• _PROVIDED ENTRIES_:

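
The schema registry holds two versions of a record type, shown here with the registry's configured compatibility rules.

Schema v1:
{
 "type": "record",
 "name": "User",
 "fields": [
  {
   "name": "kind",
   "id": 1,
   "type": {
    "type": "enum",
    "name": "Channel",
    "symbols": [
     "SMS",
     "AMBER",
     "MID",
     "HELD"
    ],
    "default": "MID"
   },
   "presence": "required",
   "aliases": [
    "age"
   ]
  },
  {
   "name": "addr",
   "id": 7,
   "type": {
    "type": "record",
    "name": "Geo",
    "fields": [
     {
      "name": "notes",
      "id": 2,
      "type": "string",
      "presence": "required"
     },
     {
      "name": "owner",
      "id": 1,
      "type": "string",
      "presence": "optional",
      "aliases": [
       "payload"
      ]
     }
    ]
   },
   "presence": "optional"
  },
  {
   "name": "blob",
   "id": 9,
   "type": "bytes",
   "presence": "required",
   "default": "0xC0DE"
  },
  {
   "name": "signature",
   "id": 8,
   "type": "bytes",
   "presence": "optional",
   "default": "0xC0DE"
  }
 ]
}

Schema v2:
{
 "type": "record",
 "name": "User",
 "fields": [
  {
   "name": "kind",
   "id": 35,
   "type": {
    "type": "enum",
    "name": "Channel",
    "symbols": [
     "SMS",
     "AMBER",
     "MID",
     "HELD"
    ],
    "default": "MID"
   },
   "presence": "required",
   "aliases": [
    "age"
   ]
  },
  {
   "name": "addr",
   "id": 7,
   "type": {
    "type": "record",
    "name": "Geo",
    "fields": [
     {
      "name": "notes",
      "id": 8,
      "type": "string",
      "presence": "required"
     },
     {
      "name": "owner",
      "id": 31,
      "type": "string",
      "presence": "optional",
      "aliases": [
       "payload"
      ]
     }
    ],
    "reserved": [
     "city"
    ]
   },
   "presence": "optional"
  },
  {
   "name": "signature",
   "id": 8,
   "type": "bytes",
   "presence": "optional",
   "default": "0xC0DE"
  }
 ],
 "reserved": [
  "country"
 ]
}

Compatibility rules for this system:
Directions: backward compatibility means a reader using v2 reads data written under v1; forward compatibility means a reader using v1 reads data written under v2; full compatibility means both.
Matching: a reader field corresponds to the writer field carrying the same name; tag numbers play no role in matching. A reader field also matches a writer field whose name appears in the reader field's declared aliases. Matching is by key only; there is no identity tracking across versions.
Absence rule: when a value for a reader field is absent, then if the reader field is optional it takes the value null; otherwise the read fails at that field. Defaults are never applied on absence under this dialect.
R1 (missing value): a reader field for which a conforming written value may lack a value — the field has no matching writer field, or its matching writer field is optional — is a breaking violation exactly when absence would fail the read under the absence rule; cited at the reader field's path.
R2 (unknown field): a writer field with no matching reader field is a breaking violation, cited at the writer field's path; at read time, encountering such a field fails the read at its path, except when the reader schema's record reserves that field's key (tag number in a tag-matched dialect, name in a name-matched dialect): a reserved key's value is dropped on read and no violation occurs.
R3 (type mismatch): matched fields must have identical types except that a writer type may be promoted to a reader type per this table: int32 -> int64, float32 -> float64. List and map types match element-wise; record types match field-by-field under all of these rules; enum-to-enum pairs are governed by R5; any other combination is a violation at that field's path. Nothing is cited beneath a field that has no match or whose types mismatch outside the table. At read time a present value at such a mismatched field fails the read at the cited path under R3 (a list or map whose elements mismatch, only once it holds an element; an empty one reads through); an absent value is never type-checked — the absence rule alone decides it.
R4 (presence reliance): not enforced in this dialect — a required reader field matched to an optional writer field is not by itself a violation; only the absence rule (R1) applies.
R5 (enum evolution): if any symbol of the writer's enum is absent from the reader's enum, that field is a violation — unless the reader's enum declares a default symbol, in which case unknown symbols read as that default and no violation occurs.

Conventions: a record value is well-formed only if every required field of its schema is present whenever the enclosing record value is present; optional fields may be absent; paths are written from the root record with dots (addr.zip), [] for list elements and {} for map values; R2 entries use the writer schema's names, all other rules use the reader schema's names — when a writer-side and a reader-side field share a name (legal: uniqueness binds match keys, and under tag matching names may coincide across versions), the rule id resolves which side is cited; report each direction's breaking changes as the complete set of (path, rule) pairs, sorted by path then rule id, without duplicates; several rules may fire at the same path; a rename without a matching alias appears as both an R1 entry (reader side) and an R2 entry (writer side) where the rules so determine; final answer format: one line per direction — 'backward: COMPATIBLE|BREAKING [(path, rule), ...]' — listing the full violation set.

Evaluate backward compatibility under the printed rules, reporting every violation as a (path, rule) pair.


backward: BREAKING [(blob, R2)]

in User below, arrows point writer -> reader
backward pass over User, reader schema v2, writer schema v1:
  kind: paired with writer kind (Channel -> Channel; writer required)
  addr: paired with writer addr (Geo -> Geo; writer optional)
  signature: paired with writer signature (bytes -> bytes; writer optional)
  leftover writer field: blob
  addr.notes: paired with writer addr.notes (string -> string; writer required)
  addr.owner: paired with writer addr.owner (string -> string; writer optional)
  violation R2 at blob
  => 1 violation(s): backward is BREAKING for User
the rest of the User diff is inert for this question:
  field owner in record Geo: tag 1 changed to 31 -> fires no rule on User, leaving the asked answer as it is
  field notes in record Geo: tag 2 changed to 8 -> fires no rule on User, leaving the asked answer as it is
  field kind in record User: tag 1 changed to 35 -> fires no rule on User, leaving the asked answer as it is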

• _WORK INSTRUCTION_: Repeat all the material above, matching every character.

• _YOUR RESPONSE_:
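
The schema registry holds two versions of a record type, shown here with the registry's configured compatibility rules.

Schema v1:
{
 "type": "record",
 "name": "User",
 "fields": [
  {
   "name": "kind",
   "id": 1,
   "type": {
    "type": "enum",
    "name": "Channel",
    "symbols": [
     "SMS",
     "AMBER",
     "MID",
     "HELD"
    ],
    "default": "MID"
   },
   "presence": "required",
   "aliases": [
    "age"
   ]
  },
  {
   "name": "addr",
   "id": 7,
   "type": {
    "type": "record",
    "name": "Geo",
    "fields": [
     {
      "name": "notes",
      "id": 2,
      "type": "string",
      "presence": "required"
     },
     {
      "name": "owner",
      "id": 1,
      "type": "string",
      "presence": "optional",
      "aliases": [
       "payload"
      ]
     }
    ]
   },
   "presence": "optional"
  },
  {
   "name": "blob",
   "id": 9,
   "type": "bytes",
   "presence": "required",
   "default": "0xC0DE"
  },
  {
   "name": "signature",
   "id": 8,
   "type": "bytes",
   "presence": "optional",
   "default": "0xC0DE"
  }
 ]
}

Schema v2:
{
 "type": "record",
 "name": "User",
 "fields": [
  {
   "name": "kind",
   "id": 35,
   "type": {
    "type": "enum",
    "name": "Channel",
    "symbols": [
     "SMS",
     "AMBER",
     "MID",
     "HELD"
    ],
    "default": "MID"
   },
   "presence": "required",
   "aliases": [
    "age"
   ]
  },
  {
   "name": "addr",
   "id": 7,
   "type": {
    "type": "record",
    "name": "Geo",
    "fields": [
     {
      "name": "notes",
      "id": 8,
      "type": "string",
      "presence": "required"
     },
     {
      "name": "owner",
      "id": 31,
      "type": "string",
      "presence": "optional",
      "aliases": [
       "payload"
      ]
     }
    ],
    "reserved": [
     "city"
    ]
   },
   "presence": "optional"
  },
  {
   "name": "signature",
   "id": 8,
   "type": "bytes",
   "presence": "optional",
   "default": "0xC0DE"
  }
 ],
 "reserved": [
  "country"
 ]
}

Compatibility rules for this system:
Directions: backward compatibility means a reader using v2 reads data written under v1; forward compatibility means a reader using v1 reads data written under v2; full compatibility means both.
Matching: a reader field corresponds to the writer field carrying the same name; tag numbers play no role in matching. A reader field also matches a writer field whose name appears in the reader field's declared aliases. Matching is by key only; there is no identity tracking across versions.
Absence rule: when a value for a reader field is absent, then if the reader field is optional it takes the value null; otherwise the read fails at that field. Defaults are never applied on absence under this dialect.
R1 (missing value): a reader field for which a conforming written value may lack a value — the field has no matching writer field, or its matching writer field is optional — is a breaking violation exactly when absence would fail the read under the absence rule; cited at the reader field's path.
R2 (unknown field): a writer field with no matching reader field is a breaking violation, cited at the writer field's path; at read time, encountering such a field fails the read at its path, except when the reader schema's record reserves that field's key (tag number in a tag-matched dialect, name in a name-matched dialect): a reserved key's value is dropped on read and no violation occurs.
R3 (type mismatch): matched fields must have identical types except that a writer type may be promoted to a reader type per this table: int32 -> int64, float32 -> float64. List and map types match element-wise; record types match field-by-field under all of these rules; enum-to-enum pairs are governed by R5; any other combination is a violation at that field's path. Nothing is cited beneath a field that has no match or whose types mismatch outside the table. At read time a present value at such a mismatched field fails the read at the cited path under R3 (a list or map whose elements mismatch, only once it holds an element; an empty one reads through); an absent value is never type-checked — the absence rule alone decides it.
R4 (presence reliance): not enforced in this dialect — a required reader field matched to an optional writer field is not by itself a violation; only the absence rule (R1) applies.
R5 (enum evolution): if any symbol of the writer's enum is absent from the reader's enum, that field is a violation — unless the reader's enum declares a default symbol, in which case unknown symbols read as that default and no violation occurs.

Conventions: a record value is well-formed only if every required field of its schema is present whenever the enclosing record value is present; optional fields may be absent; paths are written from the root record with dots (addr.zip), [] for list elements and {} for map values; R2 entries use the writer schema's names, all other rules use the reader schema's names — when a writer-side and a reader-side field share a name (legal: uniqueness binds match keys, and under tag matching names may coincide across versions), the rule id resolves which side is cited; report each direction's breaking changes as the complete set of (path, rule) pairs, sorted by path then rule id, without duplicates; several rules may fire at the same path; a rename without a matching alias appears as both an R1 entry (reader side) and an R2 entry (writer side) where the rules so determine; final answer format: one line per direction — 'backward: COMPATIBLE|BREAKING [(path, rule), ...]' — listing the full violation set.

Evaluate backward compatibility under the printed rules, reporting every violation as a (path, rule) pair.


backward: BREAKING [(blob, R2)]

in User below, arrows point writer -> reader
backward pass over User, reader schema v2, writer schema v1:
  kind: paired with writer kind (Channel -> Channel; writer required)
  addr: paired with writer addr (Geo -> Geo; writer optional)
  signature: paired with writer signature (bytes -> bytes; writer optional)
  leftover writer field: blob
  addr.notes: paired with writer addr.notes (string -> string; writer required)
  addr.owner: paired with writer addr.owner (string -> string; writer optional)
  violation R2 at blob
  => 1 violation(s): backward is BREAKING for User
the rest of the User diff is inert for this question:
  field owner in record Geo: tag 1 changed to 31 -> fires no rule on User, leaving the asked answer as it is
  field notes in record Geo: tag 2 changed to 8 -> fires no rule on User, leaving the asked answer as it is
  field kind in record User: tag 1 changed to 35 -> fires no rule on User, leaving the asked answer as it is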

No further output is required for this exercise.